→ TASK PROMPT: Copy exactly the lines of the records below, and only those lines, beginning with the line that contains "Diet R — 73/74 successes" and ending with the line that contains "Diet R — 161/326 successes".

→ Collected data entries:
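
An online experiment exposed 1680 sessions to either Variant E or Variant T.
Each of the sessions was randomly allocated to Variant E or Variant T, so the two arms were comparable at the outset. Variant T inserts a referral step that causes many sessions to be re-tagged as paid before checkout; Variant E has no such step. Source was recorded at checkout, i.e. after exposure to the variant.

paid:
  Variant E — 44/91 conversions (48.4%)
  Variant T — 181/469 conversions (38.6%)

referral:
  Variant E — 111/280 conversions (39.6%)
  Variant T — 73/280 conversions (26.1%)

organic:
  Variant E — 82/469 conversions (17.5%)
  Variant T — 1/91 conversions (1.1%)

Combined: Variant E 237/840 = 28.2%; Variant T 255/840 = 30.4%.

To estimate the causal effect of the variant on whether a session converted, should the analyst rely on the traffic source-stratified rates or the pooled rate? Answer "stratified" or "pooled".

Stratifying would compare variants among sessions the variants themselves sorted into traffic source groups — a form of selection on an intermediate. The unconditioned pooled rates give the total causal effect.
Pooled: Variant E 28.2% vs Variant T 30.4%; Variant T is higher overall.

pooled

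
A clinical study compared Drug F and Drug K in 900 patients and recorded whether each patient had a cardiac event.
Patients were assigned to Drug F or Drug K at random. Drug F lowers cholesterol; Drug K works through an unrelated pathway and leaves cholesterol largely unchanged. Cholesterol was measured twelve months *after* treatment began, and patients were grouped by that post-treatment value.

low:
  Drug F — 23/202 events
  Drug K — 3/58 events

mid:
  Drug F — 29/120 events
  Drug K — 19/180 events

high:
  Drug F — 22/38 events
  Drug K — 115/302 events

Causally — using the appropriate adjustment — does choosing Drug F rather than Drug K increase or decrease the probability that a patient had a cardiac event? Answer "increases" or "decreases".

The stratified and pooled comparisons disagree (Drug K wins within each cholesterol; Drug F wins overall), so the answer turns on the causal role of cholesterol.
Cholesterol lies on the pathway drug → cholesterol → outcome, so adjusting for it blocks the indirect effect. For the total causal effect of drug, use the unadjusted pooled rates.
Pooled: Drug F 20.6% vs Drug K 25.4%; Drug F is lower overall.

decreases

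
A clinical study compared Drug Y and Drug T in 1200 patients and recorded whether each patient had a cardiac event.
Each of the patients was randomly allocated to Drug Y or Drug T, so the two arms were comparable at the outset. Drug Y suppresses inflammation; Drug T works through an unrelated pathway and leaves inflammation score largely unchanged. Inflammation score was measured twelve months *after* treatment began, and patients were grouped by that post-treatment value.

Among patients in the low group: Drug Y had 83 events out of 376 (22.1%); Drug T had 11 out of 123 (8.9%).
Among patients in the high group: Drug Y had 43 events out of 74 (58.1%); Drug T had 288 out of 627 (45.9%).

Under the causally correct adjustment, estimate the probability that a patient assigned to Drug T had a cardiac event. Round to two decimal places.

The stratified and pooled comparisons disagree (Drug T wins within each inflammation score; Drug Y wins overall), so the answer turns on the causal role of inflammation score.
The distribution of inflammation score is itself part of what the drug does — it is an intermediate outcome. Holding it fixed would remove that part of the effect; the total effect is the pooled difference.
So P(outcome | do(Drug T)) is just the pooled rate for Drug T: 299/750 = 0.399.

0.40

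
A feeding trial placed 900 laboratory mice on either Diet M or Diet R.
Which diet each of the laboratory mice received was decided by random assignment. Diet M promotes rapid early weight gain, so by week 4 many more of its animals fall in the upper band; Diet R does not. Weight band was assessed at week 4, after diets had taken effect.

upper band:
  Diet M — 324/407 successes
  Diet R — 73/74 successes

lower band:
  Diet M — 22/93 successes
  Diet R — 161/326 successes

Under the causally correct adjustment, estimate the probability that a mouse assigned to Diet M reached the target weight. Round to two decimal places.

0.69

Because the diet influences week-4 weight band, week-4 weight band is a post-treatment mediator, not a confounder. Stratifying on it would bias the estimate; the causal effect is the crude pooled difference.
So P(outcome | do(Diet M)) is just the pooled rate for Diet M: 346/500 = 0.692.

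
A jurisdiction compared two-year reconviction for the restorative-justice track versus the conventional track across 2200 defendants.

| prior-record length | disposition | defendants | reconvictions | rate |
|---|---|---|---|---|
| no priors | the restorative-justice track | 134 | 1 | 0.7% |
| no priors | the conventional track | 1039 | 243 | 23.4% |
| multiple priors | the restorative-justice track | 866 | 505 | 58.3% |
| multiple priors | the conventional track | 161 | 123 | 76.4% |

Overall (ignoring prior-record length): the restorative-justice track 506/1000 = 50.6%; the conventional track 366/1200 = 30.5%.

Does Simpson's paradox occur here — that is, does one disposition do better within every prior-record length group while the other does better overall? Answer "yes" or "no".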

→ EXERCISE ANSWER:
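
  Diet R — 73/74 successes

lower band:
  Diet M — 22/93 successes
  Diet R — 161/326 successes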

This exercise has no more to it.